▶ _INPUT DATA_
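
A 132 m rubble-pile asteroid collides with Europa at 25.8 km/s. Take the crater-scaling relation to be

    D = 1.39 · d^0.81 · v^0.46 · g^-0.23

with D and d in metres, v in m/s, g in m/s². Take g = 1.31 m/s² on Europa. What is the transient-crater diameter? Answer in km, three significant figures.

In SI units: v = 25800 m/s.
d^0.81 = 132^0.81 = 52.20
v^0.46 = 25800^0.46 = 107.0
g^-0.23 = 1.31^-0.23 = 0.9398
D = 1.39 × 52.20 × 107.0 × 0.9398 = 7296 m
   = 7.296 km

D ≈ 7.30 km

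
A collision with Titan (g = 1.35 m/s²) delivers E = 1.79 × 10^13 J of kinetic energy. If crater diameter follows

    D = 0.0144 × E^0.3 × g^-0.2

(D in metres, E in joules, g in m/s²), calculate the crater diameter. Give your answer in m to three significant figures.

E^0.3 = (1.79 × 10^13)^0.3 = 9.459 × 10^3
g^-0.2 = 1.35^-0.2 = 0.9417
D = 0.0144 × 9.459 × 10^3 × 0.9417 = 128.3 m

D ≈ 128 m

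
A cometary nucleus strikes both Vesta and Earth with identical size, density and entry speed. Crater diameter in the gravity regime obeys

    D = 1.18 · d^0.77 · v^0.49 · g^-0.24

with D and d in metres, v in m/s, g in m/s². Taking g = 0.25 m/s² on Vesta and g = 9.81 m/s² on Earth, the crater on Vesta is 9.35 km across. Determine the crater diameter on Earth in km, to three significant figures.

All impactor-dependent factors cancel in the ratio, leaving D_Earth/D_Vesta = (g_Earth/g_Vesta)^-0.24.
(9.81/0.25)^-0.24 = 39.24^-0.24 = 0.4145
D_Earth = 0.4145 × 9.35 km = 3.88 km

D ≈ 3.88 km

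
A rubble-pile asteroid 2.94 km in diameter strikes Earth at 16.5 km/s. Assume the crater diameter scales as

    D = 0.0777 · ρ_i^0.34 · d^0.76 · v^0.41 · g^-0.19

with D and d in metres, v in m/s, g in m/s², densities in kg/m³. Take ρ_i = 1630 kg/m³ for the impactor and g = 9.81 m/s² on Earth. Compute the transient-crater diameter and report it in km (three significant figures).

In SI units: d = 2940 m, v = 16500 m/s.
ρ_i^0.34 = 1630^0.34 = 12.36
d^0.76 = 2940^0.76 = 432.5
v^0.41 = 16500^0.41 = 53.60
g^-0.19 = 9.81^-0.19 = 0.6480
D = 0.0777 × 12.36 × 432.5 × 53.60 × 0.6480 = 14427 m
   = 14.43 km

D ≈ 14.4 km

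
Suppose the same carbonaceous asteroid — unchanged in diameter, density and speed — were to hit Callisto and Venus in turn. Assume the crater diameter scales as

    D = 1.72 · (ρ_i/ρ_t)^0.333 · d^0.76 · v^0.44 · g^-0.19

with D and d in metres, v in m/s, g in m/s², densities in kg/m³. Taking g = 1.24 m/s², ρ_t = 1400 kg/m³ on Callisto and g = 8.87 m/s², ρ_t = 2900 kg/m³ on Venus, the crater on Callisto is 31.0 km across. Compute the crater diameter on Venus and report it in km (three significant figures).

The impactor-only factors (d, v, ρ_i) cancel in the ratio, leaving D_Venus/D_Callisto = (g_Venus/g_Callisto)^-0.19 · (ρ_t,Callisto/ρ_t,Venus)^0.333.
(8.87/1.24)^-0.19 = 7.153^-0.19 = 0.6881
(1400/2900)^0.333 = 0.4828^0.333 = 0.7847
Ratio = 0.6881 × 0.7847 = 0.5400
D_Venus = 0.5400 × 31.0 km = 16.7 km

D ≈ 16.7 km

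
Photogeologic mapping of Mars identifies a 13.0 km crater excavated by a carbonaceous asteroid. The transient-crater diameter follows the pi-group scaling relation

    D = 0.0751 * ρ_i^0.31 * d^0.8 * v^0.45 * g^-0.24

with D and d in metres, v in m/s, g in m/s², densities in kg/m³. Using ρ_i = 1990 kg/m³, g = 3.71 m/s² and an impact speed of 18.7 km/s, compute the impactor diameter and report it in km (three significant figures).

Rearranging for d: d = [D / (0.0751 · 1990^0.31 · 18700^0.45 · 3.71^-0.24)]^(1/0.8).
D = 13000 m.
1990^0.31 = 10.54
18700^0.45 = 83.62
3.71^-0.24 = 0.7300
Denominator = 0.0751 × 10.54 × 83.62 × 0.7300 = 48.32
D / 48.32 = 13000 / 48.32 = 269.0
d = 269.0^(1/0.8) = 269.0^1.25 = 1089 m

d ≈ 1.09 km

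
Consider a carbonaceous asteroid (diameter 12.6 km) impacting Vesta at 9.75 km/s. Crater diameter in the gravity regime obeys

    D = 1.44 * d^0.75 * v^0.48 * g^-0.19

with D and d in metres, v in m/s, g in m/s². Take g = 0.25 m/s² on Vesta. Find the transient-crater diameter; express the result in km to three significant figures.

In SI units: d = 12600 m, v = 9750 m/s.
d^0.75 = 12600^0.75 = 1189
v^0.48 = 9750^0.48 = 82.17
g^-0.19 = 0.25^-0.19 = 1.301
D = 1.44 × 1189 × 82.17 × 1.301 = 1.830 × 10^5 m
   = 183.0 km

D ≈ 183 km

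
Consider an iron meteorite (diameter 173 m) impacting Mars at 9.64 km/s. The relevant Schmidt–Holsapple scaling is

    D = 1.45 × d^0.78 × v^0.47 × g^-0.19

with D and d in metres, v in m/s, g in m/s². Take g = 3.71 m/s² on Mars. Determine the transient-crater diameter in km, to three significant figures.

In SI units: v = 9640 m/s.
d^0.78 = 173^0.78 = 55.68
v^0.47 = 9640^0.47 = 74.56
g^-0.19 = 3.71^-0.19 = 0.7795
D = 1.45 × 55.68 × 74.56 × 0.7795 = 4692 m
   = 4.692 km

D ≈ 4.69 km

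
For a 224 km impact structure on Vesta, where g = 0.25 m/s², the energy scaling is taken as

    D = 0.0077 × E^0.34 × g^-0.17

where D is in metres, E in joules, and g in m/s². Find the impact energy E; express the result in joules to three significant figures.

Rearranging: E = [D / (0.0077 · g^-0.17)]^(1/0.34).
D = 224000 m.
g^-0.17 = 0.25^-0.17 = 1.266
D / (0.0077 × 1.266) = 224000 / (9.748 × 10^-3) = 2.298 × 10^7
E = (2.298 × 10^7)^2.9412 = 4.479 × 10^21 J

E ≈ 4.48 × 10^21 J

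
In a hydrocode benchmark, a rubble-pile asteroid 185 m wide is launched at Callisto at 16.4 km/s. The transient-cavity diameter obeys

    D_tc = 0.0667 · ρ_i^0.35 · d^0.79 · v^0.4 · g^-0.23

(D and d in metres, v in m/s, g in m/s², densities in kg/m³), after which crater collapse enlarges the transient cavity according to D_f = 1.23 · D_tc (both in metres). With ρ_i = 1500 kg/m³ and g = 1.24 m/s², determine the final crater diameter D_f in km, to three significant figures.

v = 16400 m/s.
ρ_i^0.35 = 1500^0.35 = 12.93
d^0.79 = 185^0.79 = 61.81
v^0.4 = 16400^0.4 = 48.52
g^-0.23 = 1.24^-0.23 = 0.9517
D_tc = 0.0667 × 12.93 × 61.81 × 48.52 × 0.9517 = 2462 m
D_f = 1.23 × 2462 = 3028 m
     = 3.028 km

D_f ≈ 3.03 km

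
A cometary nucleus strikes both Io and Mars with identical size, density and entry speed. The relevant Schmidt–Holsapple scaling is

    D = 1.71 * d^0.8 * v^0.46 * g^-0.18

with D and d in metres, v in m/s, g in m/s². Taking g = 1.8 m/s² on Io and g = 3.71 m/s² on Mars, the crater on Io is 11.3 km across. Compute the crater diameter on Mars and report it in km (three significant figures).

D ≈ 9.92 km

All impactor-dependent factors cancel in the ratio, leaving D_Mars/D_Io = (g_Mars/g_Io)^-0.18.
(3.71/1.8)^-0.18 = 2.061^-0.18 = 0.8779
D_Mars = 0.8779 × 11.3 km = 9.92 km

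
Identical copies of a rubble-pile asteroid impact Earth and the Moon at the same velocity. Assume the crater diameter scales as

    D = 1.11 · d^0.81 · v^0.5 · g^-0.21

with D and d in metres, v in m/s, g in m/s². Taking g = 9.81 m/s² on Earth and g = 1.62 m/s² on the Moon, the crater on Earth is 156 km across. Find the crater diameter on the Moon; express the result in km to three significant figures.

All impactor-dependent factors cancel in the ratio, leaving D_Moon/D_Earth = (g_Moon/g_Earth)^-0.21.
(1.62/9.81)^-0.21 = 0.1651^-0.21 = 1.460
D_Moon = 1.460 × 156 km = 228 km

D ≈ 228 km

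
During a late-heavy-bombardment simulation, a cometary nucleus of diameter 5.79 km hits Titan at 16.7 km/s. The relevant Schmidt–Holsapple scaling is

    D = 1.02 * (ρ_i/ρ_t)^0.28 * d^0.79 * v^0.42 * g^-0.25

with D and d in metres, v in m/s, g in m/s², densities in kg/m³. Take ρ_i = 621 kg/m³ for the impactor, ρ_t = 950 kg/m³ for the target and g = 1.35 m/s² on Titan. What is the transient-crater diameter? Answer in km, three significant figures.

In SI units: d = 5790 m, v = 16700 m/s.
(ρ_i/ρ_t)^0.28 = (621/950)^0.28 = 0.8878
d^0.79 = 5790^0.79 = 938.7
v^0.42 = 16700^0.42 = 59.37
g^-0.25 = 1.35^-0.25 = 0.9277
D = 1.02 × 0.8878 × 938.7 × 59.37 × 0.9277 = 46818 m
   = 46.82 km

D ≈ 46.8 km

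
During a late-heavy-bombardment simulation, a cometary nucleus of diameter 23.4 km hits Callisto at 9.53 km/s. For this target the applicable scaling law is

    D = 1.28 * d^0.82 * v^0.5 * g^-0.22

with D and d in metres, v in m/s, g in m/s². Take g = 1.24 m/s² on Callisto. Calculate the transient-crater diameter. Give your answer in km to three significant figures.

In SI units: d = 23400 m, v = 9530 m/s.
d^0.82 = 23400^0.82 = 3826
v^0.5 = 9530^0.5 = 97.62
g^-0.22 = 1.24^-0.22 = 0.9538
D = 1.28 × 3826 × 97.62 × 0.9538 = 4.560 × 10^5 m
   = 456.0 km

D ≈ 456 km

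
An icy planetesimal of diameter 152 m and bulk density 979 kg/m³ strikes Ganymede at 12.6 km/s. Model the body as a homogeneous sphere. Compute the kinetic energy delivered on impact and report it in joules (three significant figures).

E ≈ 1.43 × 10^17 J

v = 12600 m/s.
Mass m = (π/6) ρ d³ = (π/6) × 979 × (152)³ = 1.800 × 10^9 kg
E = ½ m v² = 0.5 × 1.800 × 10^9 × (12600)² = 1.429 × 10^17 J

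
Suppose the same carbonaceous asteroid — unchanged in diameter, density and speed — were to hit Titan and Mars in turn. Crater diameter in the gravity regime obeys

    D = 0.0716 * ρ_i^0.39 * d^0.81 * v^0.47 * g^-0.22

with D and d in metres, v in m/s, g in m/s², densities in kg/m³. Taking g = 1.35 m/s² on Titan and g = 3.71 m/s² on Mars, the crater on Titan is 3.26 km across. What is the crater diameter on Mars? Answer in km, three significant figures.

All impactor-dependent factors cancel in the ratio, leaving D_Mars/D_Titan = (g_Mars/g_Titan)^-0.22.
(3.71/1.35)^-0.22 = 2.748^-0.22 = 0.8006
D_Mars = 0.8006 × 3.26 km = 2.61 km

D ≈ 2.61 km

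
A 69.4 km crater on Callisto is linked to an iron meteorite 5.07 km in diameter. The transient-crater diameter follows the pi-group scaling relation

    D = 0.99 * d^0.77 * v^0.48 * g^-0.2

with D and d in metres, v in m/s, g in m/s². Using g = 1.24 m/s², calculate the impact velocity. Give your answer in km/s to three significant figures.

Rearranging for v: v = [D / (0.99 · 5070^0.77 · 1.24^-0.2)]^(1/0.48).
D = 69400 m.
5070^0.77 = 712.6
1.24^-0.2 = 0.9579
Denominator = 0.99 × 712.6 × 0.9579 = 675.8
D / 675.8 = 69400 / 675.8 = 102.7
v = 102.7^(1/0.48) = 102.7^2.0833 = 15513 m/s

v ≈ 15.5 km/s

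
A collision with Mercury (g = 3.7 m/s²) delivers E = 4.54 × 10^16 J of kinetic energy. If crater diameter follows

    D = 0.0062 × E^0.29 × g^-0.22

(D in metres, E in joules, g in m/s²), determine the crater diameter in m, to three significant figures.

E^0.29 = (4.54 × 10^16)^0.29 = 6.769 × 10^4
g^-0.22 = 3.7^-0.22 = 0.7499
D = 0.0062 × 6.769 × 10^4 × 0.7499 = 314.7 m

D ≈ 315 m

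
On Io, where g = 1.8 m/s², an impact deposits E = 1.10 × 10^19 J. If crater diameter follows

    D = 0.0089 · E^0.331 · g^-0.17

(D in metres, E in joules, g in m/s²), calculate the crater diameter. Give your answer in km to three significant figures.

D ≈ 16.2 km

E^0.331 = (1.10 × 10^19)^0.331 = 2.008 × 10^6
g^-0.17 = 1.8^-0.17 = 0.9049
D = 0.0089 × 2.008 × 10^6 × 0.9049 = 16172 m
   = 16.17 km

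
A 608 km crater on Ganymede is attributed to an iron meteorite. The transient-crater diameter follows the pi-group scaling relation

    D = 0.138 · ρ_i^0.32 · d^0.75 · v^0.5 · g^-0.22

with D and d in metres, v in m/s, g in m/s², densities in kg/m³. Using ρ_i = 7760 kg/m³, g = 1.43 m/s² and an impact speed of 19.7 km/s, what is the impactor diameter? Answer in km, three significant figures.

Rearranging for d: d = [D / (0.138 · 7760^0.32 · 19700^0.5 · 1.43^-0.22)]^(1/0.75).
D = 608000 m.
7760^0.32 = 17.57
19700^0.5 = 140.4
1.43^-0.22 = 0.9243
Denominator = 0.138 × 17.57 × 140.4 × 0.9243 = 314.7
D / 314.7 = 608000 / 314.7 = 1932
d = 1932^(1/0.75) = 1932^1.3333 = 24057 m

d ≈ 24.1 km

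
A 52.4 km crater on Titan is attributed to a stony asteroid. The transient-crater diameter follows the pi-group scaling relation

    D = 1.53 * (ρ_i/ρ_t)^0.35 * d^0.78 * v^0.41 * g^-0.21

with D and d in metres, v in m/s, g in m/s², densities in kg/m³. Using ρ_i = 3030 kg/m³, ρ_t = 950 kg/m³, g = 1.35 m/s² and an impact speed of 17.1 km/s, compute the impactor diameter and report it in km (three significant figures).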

▶ _BRIEF_
The reply should consist solely of the lines of the data, exact, from the opening line through the line with "D = 1.39 · d^0.81 · v^0.46 · g^-0.23", inclusive.

▶ _TASK RESPONSE_
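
A 132 m rubble-pile asteroid collides with Europa at 25.8 km/s. Take the crater-scaling relation to be

    D = 1.39 · d^0.81 · v^0.46 · g^-0.23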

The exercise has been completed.